TASK DETAILS ▸ Copy exactly the lines from the start of the data below through the one that carries "[9, 6, 21, 31, 9, 21, 20, 2, 23, 38]", and only those.

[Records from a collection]
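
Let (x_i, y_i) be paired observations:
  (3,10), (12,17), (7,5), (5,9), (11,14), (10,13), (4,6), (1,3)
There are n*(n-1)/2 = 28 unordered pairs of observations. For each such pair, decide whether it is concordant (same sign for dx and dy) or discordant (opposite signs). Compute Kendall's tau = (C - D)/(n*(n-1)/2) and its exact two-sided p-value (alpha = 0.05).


Step 1: Enumerate the 28 unordered pairs (i,j) with i<j and classify each by sign(x_j-x_i) * sign(y_j-y_i).
  (1,2):dx=+9,dy=+7->C; (1,3):dx=+4,dy=-5->D; (1,4):dx=+2,dy=-1->D; (1,5):dx=+8,dy=+4->C
  (1,6):dx=+7,dy=+3->C; (1,7):dx=+1,dy=-4->D; (1,8):dx=-2,dy=-7->C; (2,3):dx=-5,dy=-12->C
  (2,4):dx=-7,dy=-8->C; (2,5):dx=-1,dy=-3->C; (2,6):dx=-2,dy=-4->C; (2,7):dx=-8,dy=-11->C
  (2,8):dx=-11,dy=-14->C; (3,4):dx=-2,dy=+4->D; (3,5):dx=+4,dy=+9->C; (3,6):dx=+3,dy=+8->C
  (3,7):dx=-3,dy=+1->D; (3,8):dx=-6,dy=-2->C; (4,5):dx=+6,dy=+5->C; (4,6):dx=+5,dy=+4->C
  (4,7):dx=-1,dy=-3->C; (4,8):dx=-4,dy=-6->C; (5,6):dx=-1,dy=-1->C; (5,7):dx=-7,dy=-8->C
  (5,8):dx=-10,dy=-11->C; (6,7):dx=-6,dy=-7->C; (6,8):dx=-9,dy=-10->C; (7,8):dx=-3,dy=-3->C
Step 2: C = 23, D = 5, total pairs = 28.
Step 3: tau = (C - D)/(n(n-1)/2) = (23 - 5)/28 = 0.642857.
Step 4: Exact two-sided p-value (enumerate n! = 40320 permutations of y under H0): p = 0.031151.
Step 5: alpha = 0.05. reject H0.

tau_b = 0.6429 (C=23, D=5), p = 0.031151, reject H0.


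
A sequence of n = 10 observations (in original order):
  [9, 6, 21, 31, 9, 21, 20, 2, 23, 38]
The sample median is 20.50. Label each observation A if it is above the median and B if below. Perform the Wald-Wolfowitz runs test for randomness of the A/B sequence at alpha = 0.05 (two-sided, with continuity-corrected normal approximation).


Step 1: Compute median = 20.50; label A = above, B = below.
Labels in order: BBAABABBAA  (n_A = 5, n_B = 5)
Step 2: Count runs R = 6.
Step 3: Under H0 (random ordering), E[R] = 2*n_A*n_B/(n_A+n_B) + 1 = 2*5*5/10 + 1 = 6.0000.
        Var[R] = 2*n_A*n_B*(2*n_A*n_B - n_A - n_B) / ((n_A+n_B)^2 * (n_A+n_B-1)) = 2000/900 = 2.2222.
        SD[R] = 1.4907.
Step 4: R = E[R], so z = 0 with no continuity correction.
Step 5: Two-sided p-value via normal approximation = 2*(1 - Phi(|z|)) = 1.000000.
Step 6: alpha = 0.05. fail to reject H0.

R = 6, z = 0.0000, p = 1.000000, fail to reject H0.


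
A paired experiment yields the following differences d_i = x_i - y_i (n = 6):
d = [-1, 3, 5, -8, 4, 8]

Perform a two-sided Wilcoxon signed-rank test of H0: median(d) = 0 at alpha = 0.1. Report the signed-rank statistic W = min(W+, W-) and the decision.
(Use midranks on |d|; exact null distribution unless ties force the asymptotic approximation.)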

SOLUTION FOR THIS EXERCISE ▸
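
Let (x_i, y_i) be paired observations:
  (3,10), (12,17), (7,5), (5,9), (11,14), (10,13), (4,6), (1,3)
There are n*(n-1)/2 = 28 unordered pairs of observations. For each such pair, decide whether it is concordant (same sign for dx and dy) or discordant (opposite signs). Compute Kendall's tau = (C - D)/(n*(n-1)/2) and its exact two-sided p-value (alpha = 0.05).


Step 1: Enumerate the 28 unordered pairs (i,j) with i<j and classify each by sign(x_j-x_i) * sign(y_j-y_i).
  (1,2):dx=+9,dy=+7->C; (1,3):dx=+4,dy=-5->D; (1,4):dx=+2,dy=-1->D; (1,5):dx=+8,dy=+4->C
  (1,6):dx=+7,dy=+3->C; (1,7):dx=+1,dy=-4->D; (1,8):dx=-2,dy=-7->C; (2,3):dx=-5,dy=-12->C
  (2,4):dx=-7,dy=-8->C; (2,5):dx=-1,dy=-3->C; (2,6):dx=-2,dy=-4->C; (2,7):dx=-8,dy=-11->C
  (2,8):dx=-11,dy=-14->C; (3,4):dx=-2,dy=+4->D; (3,5):dx=+4,dy=+9->C; (3,6):dx=+3,dy=+8->C
  (3,7):dx=-3,dy=+1->D; (3,8):dx=-6,dy=-2->C; (4,5):dx=+6,dy=+5->C; (4,6):dx=+5,dy=+4->C
  (4,7):dx=-1,dy=-3->C; (4,8):dx=-4,dy=-6->C; (5,6):dx=-1,dy=-1->C; (5,7):dx=-7,dy=-8->C
  (5,8):dx=-10,dy=-11->C; (6,7):dx=-6,dy=-7->C; (6,8):dx=-9,dy=-10->C; (7,8):dx=-3,dy=-3->C
Step 2: C = 23, D = 5, total pairs = 28.
Step 3: tau = (C - D)/(n(n-1)/2) = (23 - 5)/28 = 0.642857.
Step 4: Exact two-sided p-value (enumerate n! = 40320 permutations of y under H0): p = 0.031151.
Step 5: alpha = 0.05. reject H0.

tau_b = 0.6429 (C=23, D=5), p = 0.031151, reject H0.


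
A sequence of n = 10 observations (in original order):
  [9, 6, 21, 31, 9, 21, 20, 2, 23, 38]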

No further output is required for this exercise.